→ **EXERCISE BRIEF**: Every record, down to the last line, must be given again exactly.

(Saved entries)
────────────────────────────────────────

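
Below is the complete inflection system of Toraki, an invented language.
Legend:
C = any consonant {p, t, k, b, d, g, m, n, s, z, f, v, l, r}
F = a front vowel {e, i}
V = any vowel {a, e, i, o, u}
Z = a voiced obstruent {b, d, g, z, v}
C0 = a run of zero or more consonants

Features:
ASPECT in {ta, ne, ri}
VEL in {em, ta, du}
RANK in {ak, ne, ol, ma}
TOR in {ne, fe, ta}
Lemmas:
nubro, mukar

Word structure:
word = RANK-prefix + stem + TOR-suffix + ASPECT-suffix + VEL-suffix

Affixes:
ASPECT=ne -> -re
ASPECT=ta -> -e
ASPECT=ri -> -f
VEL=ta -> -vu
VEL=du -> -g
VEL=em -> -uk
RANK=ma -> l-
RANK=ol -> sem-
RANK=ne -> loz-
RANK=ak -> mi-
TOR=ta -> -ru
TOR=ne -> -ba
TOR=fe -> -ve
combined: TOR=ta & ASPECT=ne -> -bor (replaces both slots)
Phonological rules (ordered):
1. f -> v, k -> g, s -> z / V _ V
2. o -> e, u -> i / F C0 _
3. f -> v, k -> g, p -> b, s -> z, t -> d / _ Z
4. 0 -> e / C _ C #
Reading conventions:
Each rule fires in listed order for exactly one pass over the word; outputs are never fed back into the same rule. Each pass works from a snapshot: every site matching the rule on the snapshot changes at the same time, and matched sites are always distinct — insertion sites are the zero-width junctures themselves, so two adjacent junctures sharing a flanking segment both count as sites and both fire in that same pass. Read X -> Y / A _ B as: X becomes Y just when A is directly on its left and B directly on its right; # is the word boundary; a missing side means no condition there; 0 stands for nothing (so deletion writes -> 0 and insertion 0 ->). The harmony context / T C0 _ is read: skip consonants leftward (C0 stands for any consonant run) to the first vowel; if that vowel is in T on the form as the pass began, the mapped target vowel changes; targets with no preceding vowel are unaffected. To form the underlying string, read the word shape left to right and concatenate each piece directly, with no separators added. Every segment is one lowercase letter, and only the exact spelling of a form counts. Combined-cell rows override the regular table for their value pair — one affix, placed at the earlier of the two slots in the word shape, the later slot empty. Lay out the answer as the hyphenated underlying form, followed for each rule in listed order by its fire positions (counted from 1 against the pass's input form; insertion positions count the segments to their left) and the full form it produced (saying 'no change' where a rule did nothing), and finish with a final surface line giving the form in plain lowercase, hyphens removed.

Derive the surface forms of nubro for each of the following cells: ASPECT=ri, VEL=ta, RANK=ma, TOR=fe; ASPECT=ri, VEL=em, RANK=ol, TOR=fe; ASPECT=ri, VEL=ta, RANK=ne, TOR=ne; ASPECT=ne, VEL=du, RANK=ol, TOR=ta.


cell ASPECT=ri, VEL=ta, RANK=ma, TOR=fe:
underlying: l-nubro-ve-f-vu
1. f -> v, k -> g, s -> z / V _ V: no change
2. o -> e, u -> i / F C0 _: fires at position(s) 11: lnubrovefvi
3. f -> v, k -> g, p -> b, s -> z, t -> d / _ Z: fires at position(s) 9: lnubrovevvi
4. 0 -> e / C _ C #: no change
surface: lnubrovevvi

cell ASPECT=ri, VEL=em, RANK=ol, TOR=fe:
underlying: sem-nubro-ve-f-uk
1. f -> v, k -> g, s -> z / V _ V: fires at position(s) 11: semnubrovevuk
2. o -> e, u -> i / F C0 _: fires at position(s) 5, 12: semnibrovevik
3. f -> v, k -> g, p -> b, s -> z, t -> d / _ Z: no change
4. 0 -> e / C _ C #: no change
surface: semnibrovevik

cell ASPECT=ri, VEL=ta, RANK=ne, TOR=ne:
underlying: loz-nubro-ba-f-vu
1. f -> v, k -> g, s -> z / V _ V: no change
2. o -> e, u -> i / F C0 _: no change
3. f -> v, k -> g, p -> b, s -> z, t -> d / _ Z: fires at position(s) 11: loznubrobavvu
4. 0 -> e / C _ C #: no change
surface: loznubrobavvu

cell ASPECT=ne, VEL=du, RANK=ol, TOR=ta:
underlying: sem-nubro-bor-g
1. f -> v, k -> g, s -> z / V _ V: no change
2. o -> e, u -> i / F C0 _: fires at position(s) 5: semnibroborg
3. f -> v, k -> g, p -> b, s -> z, t -> d / _ Z: no change
4. 0 -> e / C _ C #: inserts after position(s) 11: semnibroboreg
surface: semnibroboreg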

────────────────────────────────────────

→ **EXPECTED ANSWER**:
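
Below is the complete inflection system of Toraki, an invented language.
Legend:
C = any consonant {p, t, k, b, d, g, m, n, s, z, f, v, l, r}
F = a front vowel {e, i}
V = any vowel {a, e, i, o, u}
Z = a voiced obstruent {b, d, g, z, v}
C0 = a run of zero or more consonants

Features:
ASPECT in {ta, ne, ri}
VEL in {em, ta, du}
RANK in {ak, ne, ol, ma}
TOR in {ne, fe, ta}
Lemmas:
nubro, mukar

Word structure:
word = RANK-prefix + stem + TOR-suffix + ASPECT-suffix + VEL-suffix

Affixes:
ASPECT=ne -> -re
ASPECT=ta -> -e
ASPECT=ri -> -f
VEL=ta -> -vu
VEL=du -> -g
VEL=em -> -uk
RANK=ma -> l-
RANK=ol -> sem-
RANK=ne -> loz-
RANK=ak -> mi-
TOR=ta -> -ru
TOR=ne -> -ba
TOR=fe -> -ve
combined: TOR=ta & ASPECT=ne -> -bor (replaces both slots)
Phonological rules (ordered):
1. f -> v, k -> g, s -> z / V _ V
2. o -> e, u -> i / F C0 _
3. f -> v, k -> g, p -> b, s -> z, t -> d / _ Z
4. 0 -> e / C _ C #
Reading conventions:
Each rule fires in listed order for exactly one pass over the word; outputs are never fed back into the same rule. Each pass works from a snapshot: every site matching the rule on the snapshot changes at the same time, and matched sites are always distinct — insertion sites are the zero-width junctures themselves, so two adjacent junctures sharing a flanking segment both count as sites and both fire in that same pass. Read X -> Y / A _ B as: X becomes Y just when A is directly on its left and B directly on its right; # is the word boundary; a missing side means no condition there; 0 stands for nothing (so deletion writes -> 0 and insertion 0 ->). The harmony context / T C0 _ is read: skip consonants leftward (C0 stands for any consonant run) to the first vowel; if that vowel is in T on the form as the pass began, the mapped target vowel changes; targets with no preceding vowel are unaffected. To form the underlying string, read the word shape left to right and concatenate each piece directly, with no separators added. Every segment is one lowercase letter, and only the exact spelling of a form counts. Combined-cell rows override the regular table for their value pair — one affix, placed at the earlier of the two slots in the word shape, the later slot empty. Lay out the answer as the hyphenated underlying form, followed for each rule in listed order by its fire positions (counted from 1 against the pass's input form; insertion positions count the segments to their left) and the full form it produced (saying 'no change' where a rule did nothing), and finish with a final surface line giving the form in plain lowercase, hyphens removed.

Derive the surface forms of nubro for each of the following cells: ASPECT=ri, VEL=ta, RANK=ma, TOR=fe; ASPECT=ri, VEL=em, RANK=ol, TOR=fe; ASPECT=ri, VEL=ta, RANK=ne, TOR=ne; ASPECT=ne, VEL=du, RANK=ol, TOR=ta.


cell ASPECT=ri, VEL=ta, RANK=ma, TOR=fe:
underlying: l-nubro-ve-f-vu
1. f -> v, k -> g, s -> z / V _ V: no change
2. o -> e, u -> i / F C0 _: fires at position(s) 11: lnubrovefvi
3. f -> v, k -> g, p -> b, s -> z, t -> d / _ Z: fires at position(s) 9: lnubrovevvi
4. 0 -> e / C _ C #: no change
surface: lnubrovevvi

cell ASPECT=ri, VEL=em, RANK=ol, TOR=fe:
underlying: sem-nubro-ve-f-uk
1. f -> v, k -> g, s -> z / V _ V: fires at position(s) 11: semnubrovevuk
2. o -> e, u -> i / F C0 _: fires at position(s) 5, 12: semnibrovevik
3. f -> v, k -> g, p -> b, s -> z, t -> d / _ Z: no change
4. 0 -> e / C _ C #: no change
surface: semnibrovevik

cell ASPECT=ri, VEL=ta, RANK=ne, TOR=ne:
underlying: loz-nubro-ba-f-vu
1. f -> v, k -> g, s -> z / V _ V: no change
2. o -> e, u -> i / F C0 _: no change
3. f -> v, k -> g, p -> b, s -> z, t -> d / _ Z: fires at position(s) 11: loznubrobavvu
4. 0 -> e / C _ C #: no change
surface: loznubrobavvu

cell ASPECT=ne, VEL=du, RANK=ol, TOR=ta:
underlying: sem-nubro-bor-g
1. f -> v, k -> g, s -> z / V _ V: no change
2. o -> e, u -> i / F C0 _: fires at position(s) 5: semnibroborg
3. f -> v, k -> g, p -> b, s -> z, t -> d / _ Z: no change
4. 0 -> e / C _ C #: inserts after position(s) 11: semnibroboreg
surface: semnibroboreg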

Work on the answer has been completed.